[Collected data]

BEGIN

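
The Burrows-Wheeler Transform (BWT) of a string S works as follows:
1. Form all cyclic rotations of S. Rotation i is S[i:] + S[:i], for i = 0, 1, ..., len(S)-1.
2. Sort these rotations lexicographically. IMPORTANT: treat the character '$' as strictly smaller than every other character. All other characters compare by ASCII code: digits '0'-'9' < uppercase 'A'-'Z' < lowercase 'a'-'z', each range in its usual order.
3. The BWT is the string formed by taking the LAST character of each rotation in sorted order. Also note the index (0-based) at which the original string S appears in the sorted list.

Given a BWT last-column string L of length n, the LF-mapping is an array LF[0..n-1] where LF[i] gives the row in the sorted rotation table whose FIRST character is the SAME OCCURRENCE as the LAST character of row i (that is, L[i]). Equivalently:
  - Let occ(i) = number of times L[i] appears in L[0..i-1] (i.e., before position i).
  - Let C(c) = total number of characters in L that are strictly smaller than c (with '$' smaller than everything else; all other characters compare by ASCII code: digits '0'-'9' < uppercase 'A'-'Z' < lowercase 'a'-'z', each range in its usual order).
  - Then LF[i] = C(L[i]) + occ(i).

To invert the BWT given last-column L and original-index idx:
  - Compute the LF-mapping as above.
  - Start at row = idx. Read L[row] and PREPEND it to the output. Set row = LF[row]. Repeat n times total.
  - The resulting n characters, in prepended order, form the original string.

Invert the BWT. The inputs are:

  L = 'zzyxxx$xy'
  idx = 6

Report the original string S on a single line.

LF mapping: 7 8 5 1 2 3 0 4 6
Walk LF starting at row 6, prepending L[row]:
  step 1: row=6, L[6]='$', prepend. Next row=LF[6]=0
  step 2: row=0, L[0]='z', prepend. Next row=LF[0]=7
  step 3: row=7, L[7]='x', prepend. Next row=LF[7]=4
  step 4: row=4, L[4]='x', prepend. Next row=LF[4]=2
  step 5: row=2, L[2]='y', prepend. Next row=LF[2]=5
  step 6: row=5, L[5]='x', prepend. Next row=LF[5]=3
  step 7: row=3, L[3]='x', prepend. Next row=LF[3]=1
  step 8: row=1, L[1]='z', prepend. Next row=LF[1]=8
  step 9: row=8, L[8]='y', prepend. Next row=LF[8]=6
Reversed output: yzxxyxxz$

Answer: yzxxyxxz$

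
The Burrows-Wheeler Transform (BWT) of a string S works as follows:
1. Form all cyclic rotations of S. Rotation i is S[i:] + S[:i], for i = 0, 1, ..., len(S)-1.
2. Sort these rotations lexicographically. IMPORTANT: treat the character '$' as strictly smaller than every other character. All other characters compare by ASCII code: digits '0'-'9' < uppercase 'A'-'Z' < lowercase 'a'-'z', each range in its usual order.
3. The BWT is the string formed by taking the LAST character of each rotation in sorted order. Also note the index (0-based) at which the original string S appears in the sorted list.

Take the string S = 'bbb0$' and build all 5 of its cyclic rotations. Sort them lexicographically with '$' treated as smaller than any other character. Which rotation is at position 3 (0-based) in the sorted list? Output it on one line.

All 5 rotations (rotation i = S[i:]+S[:i]):
  rot[0] = bbb0$
  rot[1] = bb0$b
  rot[2] = b0$bb
  rot[3] = 0$bbb
  rot[4] = $bbb0
Sorted (with $ < everything):
  sorted[0] = $bbb0
  sorted[1] = 0$bbb
  sorted[2] = b0$bb
  sorted[3] = bb0$b
  sorted[4] = bbb0$
sorted[3] = bb0$b

Answer: bb0$b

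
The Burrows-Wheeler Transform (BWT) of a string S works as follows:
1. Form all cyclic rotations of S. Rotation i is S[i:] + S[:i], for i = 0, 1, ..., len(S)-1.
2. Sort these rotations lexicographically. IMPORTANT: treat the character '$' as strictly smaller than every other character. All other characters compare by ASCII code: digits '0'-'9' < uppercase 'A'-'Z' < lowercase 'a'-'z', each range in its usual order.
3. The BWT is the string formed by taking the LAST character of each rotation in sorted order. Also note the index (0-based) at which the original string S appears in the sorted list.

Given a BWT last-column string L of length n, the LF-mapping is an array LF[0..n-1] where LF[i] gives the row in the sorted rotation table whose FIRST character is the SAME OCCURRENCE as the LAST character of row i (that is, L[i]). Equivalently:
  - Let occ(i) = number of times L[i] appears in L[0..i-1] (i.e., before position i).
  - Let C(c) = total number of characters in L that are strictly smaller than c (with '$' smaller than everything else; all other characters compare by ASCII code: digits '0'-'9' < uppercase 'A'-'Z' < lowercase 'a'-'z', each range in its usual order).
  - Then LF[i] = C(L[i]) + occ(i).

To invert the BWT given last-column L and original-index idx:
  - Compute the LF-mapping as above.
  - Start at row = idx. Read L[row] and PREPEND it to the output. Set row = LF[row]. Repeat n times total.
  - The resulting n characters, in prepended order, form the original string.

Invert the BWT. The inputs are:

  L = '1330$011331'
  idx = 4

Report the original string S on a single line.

Answer: 1133301301$

Derivation:
LF mapping: 3 7 8 1 0 2 4 5 9 10 6
Walk LF starting at row 4, prepending L[row]:
  step 1: row=4, L[4]='$', prepend. Next row=LF[4]=0
  step 2: row=0, L[0]='1', prepend. Next row=LF[0]=3
  step 3: row=3, L[3]='0', prepend. Next row=LF[3]=1
  step 4: row=1, L[1]='3', prepend. Next row=LF[1]=7
  step 5: row=7, L[7]='1', prepend. Next row=LF[7]=5
  step 6: row=5, L[5]='0', prepend. Next row=LF[5]=2
  step 7: row=2, L[2]='3', prepend. Next row=LF[2]=8
  step 8: row=8, L[8]='3', prepend. Next row=LF[8]=9
  step 9: row=9, L[9]='3', prepend. Next row=LF[9]=10
  step 10: row=10, L[10]='1', prepend. Next row=LF[10]=6
  step 11: row=6, L[6]='1', prepend. Next row=LF[6]=4
Reversed output: 1133301301$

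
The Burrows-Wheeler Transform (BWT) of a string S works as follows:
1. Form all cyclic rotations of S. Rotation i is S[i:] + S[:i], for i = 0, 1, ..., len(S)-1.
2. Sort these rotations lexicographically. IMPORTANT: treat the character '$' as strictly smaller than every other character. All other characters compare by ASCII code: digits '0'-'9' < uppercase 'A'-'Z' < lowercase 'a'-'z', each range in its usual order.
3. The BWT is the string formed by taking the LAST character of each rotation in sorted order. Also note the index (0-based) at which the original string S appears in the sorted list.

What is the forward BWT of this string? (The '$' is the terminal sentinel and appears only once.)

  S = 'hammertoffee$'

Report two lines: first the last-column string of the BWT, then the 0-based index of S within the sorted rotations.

All 13 rotations (rotation i = S[i:]+S[:i]):
  rot[0] = hammertoffee$
  rot[1] = ammertoffee$h
  rot[2] = mmertoffee$ha
  rot[3] = mertoffee$ham
  rot[4] = ertoffee$hamm
  rot[5] = rtoffee$hamme
  rot[6] = toffee$hammer
  rot[7] = offee$hammert
  rot[8] = ffee$hammerto
  rot[9] = fee$hammertof
  rot[10] = ee$hammertoff
  rot[11] = e$hammertoffe
  rot[12] = $hammertoffee
Sorted (with $ < everything):
  sorted[0] = $hammertoffee  (last char: 'e')
  sorted[1] = ammertoffee$h  (last char: 'h')
  sorted[2] = e$hammertoffe  (last char: 'e')
  sorted[3] = ee$hammertoff  (last char: 'f')
  sorted[4] = ertoffee$hamm  (last char: 'm')
  sorted[5] = fee$hammertof  (last char: 'f')
  sorted[6] = ffee$hammerto  (last char: 'o')
  sorted[7] = hammertoffee$  (last char: '$')
  sorted[8] = mertoffee$ham  (last char: 'm')
  sorted[9] = mmertoffee$ha  (last char: 'a')
  sorted[10] = offee$hammert  (last char: 't')
  sorted[11] = rtoffee$hamme  (last char: 'e')
  sorted[12] = toffee$hammer  (last char: 'r')
Last column: ehefmfo$mater
Original string S is at sorted index 7

Answer: ehefmfo$mater
7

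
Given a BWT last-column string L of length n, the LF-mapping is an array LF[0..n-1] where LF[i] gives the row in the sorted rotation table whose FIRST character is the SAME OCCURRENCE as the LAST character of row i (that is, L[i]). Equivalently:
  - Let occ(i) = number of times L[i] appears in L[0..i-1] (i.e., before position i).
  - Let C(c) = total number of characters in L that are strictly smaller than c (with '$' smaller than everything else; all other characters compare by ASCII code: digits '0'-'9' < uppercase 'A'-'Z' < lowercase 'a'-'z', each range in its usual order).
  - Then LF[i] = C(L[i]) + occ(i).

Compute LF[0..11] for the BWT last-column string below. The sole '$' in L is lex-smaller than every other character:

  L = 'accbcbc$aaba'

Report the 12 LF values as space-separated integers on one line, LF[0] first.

Char counts: '$':1, 'a':4, 'b':3, 'c':4
C (first-col start): C('$')=0, C('a')=1, C('b')=5, C('c')=8
L[0]='a': occ=0, LF[0]=C('a')+0=1+0=1
L[1]='c': occ=0, LF[1]=C('c')+0=8+0=8
L[2]='c': occ=1, LF[2]=C('c')+1=8+1=9
L[3]='b': occ=0, LF[3]=C('b')+0=5+0=5
L[4]='c': occ=2, LF[4]=C('c')+2=8+2=10
L[5]='b': occ=1, LF[5]=C('b')+1=5+1=6
L[6]='c': occ=3, LF[6]=C('c')+3=8+3=11
L[7]='$': occ=0, LF[7]=C('$')+0=0+0=0
L[8]='a': occ=1, LF[8]=C('a')+1=1+1=2
L[9]='a': occ=2, LF[9]=C('a')+2=1+2=3
L[10]='b': occ=2, LF[10]=C('b')+2=5+2=7
L[11]='a': occ=3, LF[11]=C('a')+3=1+3=4

Answer: 1 8 9 5 10 6 11 0 2 3 7 4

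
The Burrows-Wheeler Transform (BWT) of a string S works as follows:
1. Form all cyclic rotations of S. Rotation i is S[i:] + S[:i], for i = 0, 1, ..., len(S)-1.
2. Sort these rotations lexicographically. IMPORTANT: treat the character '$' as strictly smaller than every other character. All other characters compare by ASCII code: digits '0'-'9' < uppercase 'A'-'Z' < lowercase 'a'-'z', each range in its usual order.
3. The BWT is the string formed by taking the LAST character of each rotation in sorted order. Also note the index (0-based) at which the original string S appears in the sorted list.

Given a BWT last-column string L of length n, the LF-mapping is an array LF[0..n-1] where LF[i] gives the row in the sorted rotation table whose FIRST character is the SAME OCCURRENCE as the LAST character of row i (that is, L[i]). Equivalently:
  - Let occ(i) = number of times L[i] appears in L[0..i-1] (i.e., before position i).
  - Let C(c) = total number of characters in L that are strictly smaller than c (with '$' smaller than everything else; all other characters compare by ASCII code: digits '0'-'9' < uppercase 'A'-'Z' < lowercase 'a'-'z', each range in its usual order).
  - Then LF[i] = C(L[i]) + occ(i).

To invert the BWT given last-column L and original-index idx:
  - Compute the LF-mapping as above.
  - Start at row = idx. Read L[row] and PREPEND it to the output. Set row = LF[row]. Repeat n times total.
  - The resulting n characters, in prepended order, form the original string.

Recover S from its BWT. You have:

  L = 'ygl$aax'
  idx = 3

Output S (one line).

Answer: galaxy$

Derivation:
LF mapping: 6 3 4 0 1 2 5
Walk LF starting at row 3, prepending L[row]:
  step 1: row=3, L[3]='$', prepend. Next row=LF[3]=0
  step 2: row=0, L[0]='y', prepend. Next row=LF[0]=6
  step 3: row=6, L[6]='x', prepend. Next row=LF[6]=5
  step 4: row=5, L[5]='a', prepend. Next row=LF[5]=2
  step 5: row=2, L[2]='l', prepend. Next row=LF[2]=4
  step 6: row=4, L[4]='a', prepend. Next row=LF[4]=1
  step 7: row=1, L[1]='g', prepend. Next row=LF[1]=3
Reversed output: galaxy$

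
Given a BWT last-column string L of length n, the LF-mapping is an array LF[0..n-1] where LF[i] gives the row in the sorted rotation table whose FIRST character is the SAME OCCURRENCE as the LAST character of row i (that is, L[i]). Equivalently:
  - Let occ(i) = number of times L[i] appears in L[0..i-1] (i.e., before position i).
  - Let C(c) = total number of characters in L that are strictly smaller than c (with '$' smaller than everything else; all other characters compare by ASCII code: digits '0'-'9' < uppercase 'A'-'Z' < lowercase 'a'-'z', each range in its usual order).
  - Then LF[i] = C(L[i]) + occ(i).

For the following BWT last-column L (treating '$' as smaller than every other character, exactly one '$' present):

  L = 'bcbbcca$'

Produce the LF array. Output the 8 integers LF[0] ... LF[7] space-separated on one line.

Char counts: '$':1, 'a':1, 'b':3, 'c':3
C (first-col start): C('$')=0, C('a')=1, C('b')=2, C('c')=5
L[0]='b': occ=0, LF[0]=C('b')+0=2+0=2
L[1]='c': occ=0, LF[1]=C('c')+0=5+0=5
L[2]='b': occ=1, LF[2]=C('b')+1=2+1=3
L[3]='b': occ=2, LF[3]=C('b')+2=2+2=4
L[4]='c': occ=1, LF[4]=C('c')+1=5+1=6
L[5]='c': occ=2, LF[5]=C('c')+2=5+2=7
L[6]='a': occ=0, LF[6]=C('a')+0=1+0=1
L[7]='$': occ=0, LF[7]=C('$')+0=0+0=0

Answer: 2 5 3 4 6 7 1 0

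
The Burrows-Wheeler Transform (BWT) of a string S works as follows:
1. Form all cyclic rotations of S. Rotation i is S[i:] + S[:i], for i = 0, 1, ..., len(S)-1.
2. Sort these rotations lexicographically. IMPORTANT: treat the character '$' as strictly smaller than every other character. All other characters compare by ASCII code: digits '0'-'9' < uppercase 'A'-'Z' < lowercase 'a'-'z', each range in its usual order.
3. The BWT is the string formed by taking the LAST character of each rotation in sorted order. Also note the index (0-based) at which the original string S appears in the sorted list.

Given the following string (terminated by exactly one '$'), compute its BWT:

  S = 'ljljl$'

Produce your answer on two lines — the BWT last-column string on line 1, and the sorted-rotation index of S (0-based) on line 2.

Answer: llljj$
5

Derivation:
All 6 rotations (rotation i = S[i:]+S[:i]):
  rot[0] = ljljl$
  rot[1] = jljl$l
  rot[2] = ljl$lj
  rot[3] = jl$ljl
  rot[4] = l$ljlj
  rot[5] = $ljljl
Sorted (with $ < everything):
  sorted[0] = $ljljl  (last char: 'l')
  sorted[1] = jl$ljl  (last char: 'l')
  sorted[2] = jljl$l  (last char: 'l')
  sorted[3] = l$ljlj  (last char: 'j')
  sorted[4] = ljl$lj  (last char: 'j')
  sorted[5] = ljljl$  (last char: '$')
Last column: llljj$
Original string S is at sorted index 5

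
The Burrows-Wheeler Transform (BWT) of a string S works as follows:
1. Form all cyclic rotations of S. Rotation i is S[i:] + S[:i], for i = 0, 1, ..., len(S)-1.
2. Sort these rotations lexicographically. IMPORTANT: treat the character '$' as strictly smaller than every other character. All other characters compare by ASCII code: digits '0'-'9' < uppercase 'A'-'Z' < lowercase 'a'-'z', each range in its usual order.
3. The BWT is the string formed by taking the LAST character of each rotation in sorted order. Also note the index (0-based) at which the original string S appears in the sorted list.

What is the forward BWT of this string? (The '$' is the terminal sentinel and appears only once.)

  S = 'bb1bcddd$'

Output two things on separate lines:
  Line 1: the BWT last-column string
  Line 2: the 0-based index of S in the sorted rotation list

Answer: dbb$1bddc
3

Derivation:
All 9 rotations (rotation i = S[i:]+S[:i]):
  rot[0] = bb1bcddd$
  rot[1] = b1bcddd$b
  rot[2] = 1bcddd$bb
  rot[3] = bcddd$bb1
  rot[4] = cddd$bb1b
  rot[5] = ddd$bb1bc
  rot[6] = dd$bb1bcd
  rot[7] = d$bb1bcdd
  rot[8] = $bb1bcddd
Sorted (with $ < everything):
  sorted[0] = $bb1bcddd  (last char: 'd')
  sorted[1] = 1bcddd$bb  (last char: 'b')
  sorted[2] = b1bcddd$b  (last char: 'b')
  sorted[3] = bb1bcddd$  (last char: '$')
  sorted[4] = bcddd$bb1  (last char: '1')
  sorted[5] = cddd$bb1b  (last char: 'b')
  sorted[6] = d$bb1bcdd  (last char: 'd')
  sorted[7] = dd$bb1bcd  (last char: 'd')
  sorted[8] = ddd$bb1bc  (last char: 'c')
Last column: dbb$1bddc
Original string S is at sorted index 3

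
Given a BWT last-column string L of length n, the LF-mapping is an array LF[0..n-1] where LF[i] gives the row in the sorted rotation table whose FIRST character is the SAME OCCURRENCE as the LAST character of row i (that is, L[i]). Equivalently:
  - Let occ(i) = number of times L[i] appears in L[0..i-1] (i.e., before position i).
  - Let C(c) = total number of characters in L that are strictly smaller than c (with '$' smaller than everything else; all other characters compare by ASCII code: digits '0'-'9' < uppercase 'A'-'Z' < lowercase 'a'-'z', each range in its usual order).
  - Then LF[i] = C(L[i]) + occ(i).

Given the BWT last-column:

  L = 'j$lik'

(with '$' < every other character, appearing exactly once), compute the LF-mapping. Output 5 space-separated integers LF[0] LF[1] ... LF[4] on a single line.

Answer: 2 0 4 1 3

Derivation:
Char counts: '$':1, 'i':1, 'j':1, 'k':1, 'l':1
C (first-col start): C('$')=0, C('i')=1, C('j')=2, C('k')=3, C('l')=4
L[0]='j': occ=0, LF[0]=C('j')+0=2+0=2
L[1]='$': occ=0, LF[1]=C('$')+0=0+0=0
L[2]='l': occ=0, LF[2]=C('l')+0=4+0=4
L[3]='i': occ=0, LF[3]=C('i')+0=1+0=1
L[4]='k': occ=0, LF[4]=C('k')+0=3+0=3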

END

◆ **What to work on**: Check each line in the entries above for the string "following", then give the number of matching lines alone.

◆ **Response to this task**: 2